Collected data entries:
===

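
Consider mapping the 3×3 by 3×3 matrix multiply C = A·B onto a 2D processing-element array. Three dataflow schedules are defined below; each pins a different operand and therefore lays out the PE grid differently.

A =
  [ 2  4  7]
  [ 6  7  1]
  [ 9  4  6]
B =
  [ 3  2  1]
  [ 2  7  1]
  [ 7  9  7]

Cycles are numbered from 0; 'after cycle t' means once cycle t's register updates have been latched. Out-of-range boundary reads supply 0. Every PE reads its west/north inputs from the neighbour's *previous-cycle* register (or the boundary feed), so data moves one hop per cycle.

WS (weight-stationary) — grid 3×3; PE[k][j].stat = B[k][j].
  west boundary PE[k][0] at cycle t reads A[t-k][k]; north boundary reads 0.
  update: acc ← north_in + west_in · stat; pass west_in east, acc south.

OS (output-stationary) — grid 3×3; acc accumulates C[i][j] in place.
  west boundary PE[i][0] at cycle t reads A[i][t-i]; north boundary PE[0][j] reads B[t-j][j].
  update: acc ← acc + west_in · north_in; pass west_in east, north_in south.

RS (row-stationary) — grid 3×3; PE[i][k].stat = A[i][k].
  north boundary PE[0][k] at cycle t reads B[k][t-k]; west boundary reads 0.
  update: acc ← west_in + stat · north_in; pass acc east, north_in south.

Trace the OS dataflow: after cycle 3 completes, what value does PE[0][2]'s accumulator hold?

PE[0][2].acc = 6

OS 3×3: PE[0][2] cycle-by-cycle (with neighbour feeds):
  after 0 — PE[0][1] acc=0, pass-E 0, pass-S 0
  after 0 — PE[0][2] acc=0, pass-E 0, pass-S 0
  after 1 — PE[0][1] acc=4, pass-E 2, pass-S 2
  after 1 — PE[0][2] acc=0, pass-E 0, pass-S 0
  after 2 — PE[0][1] acc=32, pass-E 4, pass-S 7
  after 2 — PE[0][2] acc=2, pass-E 2, pass-S 1
  after 3 — PE[0][1] acc=95, pass-E 7, pass-S 9
  after 3 — PE[0][2] acc=6, pass-E 4, pass-S 1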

===

HOW TO COMPLETE THIS TASK
Every single record must be transcribed exactly as it stands.

RESULT OF THE EXERCISE
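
Consider mapping the 3×3 by 3×3 matrix multiply C = A·B onto a 2D processing-element array. Three dataflow schedules are defined below; each pins a different operand and therefore lays out the PE grid differently.

A =
  [ 2  4  7]
  [ 6  7  1]
  [ 9  4  6]
B =
  [ 3  2  1]
  [ 2  7  1]
  [ 7  9  7]

Cycles are numbered from 0; 'after cycle t' means once cycle t's register updates have been latched. Out-of-range boundary reads supply 0. Every PE reads its west/north inputs from the neighbour's *previous-cycle* register (or the boundary feed), so data moves one hop per cycle.

WS (weight-stationary) — grid 3×3; PE[k][j].stat = B[k][j].
  west boundary PE[k][0] at cycle t reads A[t-k][k]; north boundary reads 0.
  update: acc ← north_in + west_in · stat; pass west_in east, acc south.

OS (output-stationary) — grid 3×3; acc accumulates C[i][j] in place.
  west boundary PE[i][0] at cycle t reads A[i][t-i]; north boundary PE[0][j] reads B[t-j][j].
  update: acc ← acc + west_in · north_in; pass west_in east, north_in south.

RS (row-stationary) — grid 3×3; PE[i][k].stat = A[i][k].
  north boundary PE[0][k] at cycle t reads B[k][t-k]; west boundary reads 0.
  update: acc ← west_in + stat · north_in; pass acc east, north_in south.

Trace the OS dataflow: after cycle 3 completes, what value does PE[0][2]'s accumulator hold?

PE[0][2].acc = 6

OS 3×3: PE[0][2] cycle-by-cycle (with neighbour feeds):
  after 0 — PE[0][1] acc=0, pass-E 0, pass-S 0
  after 0 — PE[0][2] acc=0, pass-E 0, pass-S 0
  after 1 — PE[0][1] acc=4, pass-E 2, pass-S 2
  after 1 — PE[0][2] acc=0, pass-E 0, pass-S 0
  after 2 — PE[0][1] acc=32, pass-E 4, pass-S 7
  after 2 — PE[0][2] acc=2, pass-E 2, pass-S 1
  after 3 — PE[0][1] acc=95, pass-E 7, pass-S 9
  after 3 — PE[0][2] acc=6, pass-E 4, pass-S 1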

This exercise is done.